(Stored dataset items)
---*---
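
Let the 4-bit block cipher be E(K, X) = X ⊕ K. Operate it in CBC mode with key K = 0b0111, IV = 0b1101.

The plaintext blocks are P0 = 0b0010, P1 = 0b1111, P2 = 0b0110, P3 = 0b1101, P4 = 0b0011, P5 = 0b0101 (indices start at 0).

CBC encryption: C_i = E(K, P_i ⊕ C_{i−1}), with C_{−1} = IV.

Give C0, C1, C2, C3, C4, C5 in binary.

C0 = 0b1000, C1 = 0b0000, C2 = 0b0001, C3 = 0b1011, C4 = 0b1111, C5 = 0b1101

C0: P0 ⊕ 0b1101 = 0b1111; E(K, 0b1111) = 0b1000.
C1: P1 ⊕ 0b1000 = 0b0111; E(K, 0b0111) = 0b0000.
C2: P2 ⊕ 0b0000 = 0b0110; E(K, 0b0110) = 0b0001.
C3: P3 ⊕ 0b0001 = 0b1100; E(K, 0b1100) = 0b1011.
C4: P4 ⊕ 0b1011 = 0b1000; E(K, 0b1000) = 0b1111.
C5: P5 ⊕ 0b1111 = 0b1010; E(K, 0b1010) = 0b1101.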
---*---
The answer is the data above, retyped exactly in full.

Response box |
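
Let the 4-bit block cipher be E(K, X) = X ⊕ K. Operate it in CBC mode with key K = 0b0111, IV = 0b1101.

The plaintext blocks are P0 = 0b0010, P1 = 0b1111, P2 = 0b0110, P3 = 0b1101, P4 = 0b0011, P5 = 0b0101 (indices start at 0).

CBC encryption: C_i = E(K, P_i ⊕ C_{i−1}), with C_{−1} = IV.

Give C0, C1, C2, C3, C4, C5 in binary.

C0 = 0b1000, C1 = 0b0000, C2 = 0b0001, C3 = 0b1011, C4 = 0b1111, C5 = 0b1101

C0: P0 ⊕ 0b1101 = 0b1111; E(K, 0b1111) = 0b1000.
C1: P1 ⊕ 0b1000 = 0b0111; E(K, 0b0111) = 0b0000.
C2: P2 ⊕ 0b0000 = 0b0110; E(K, 0b0110) = 0b0001.
C3: P3 ⊕ 0b0001 = 0b1100; E(K, 0b1100) = 0b1011.
C4: P4 ⊕ 0b1011 = 0b1000; E(K, 0b1000) = 0b1111.
C5: P5 ⊕ 0b1111 = 0b1010; E(K, 0b1010) = 0b1101.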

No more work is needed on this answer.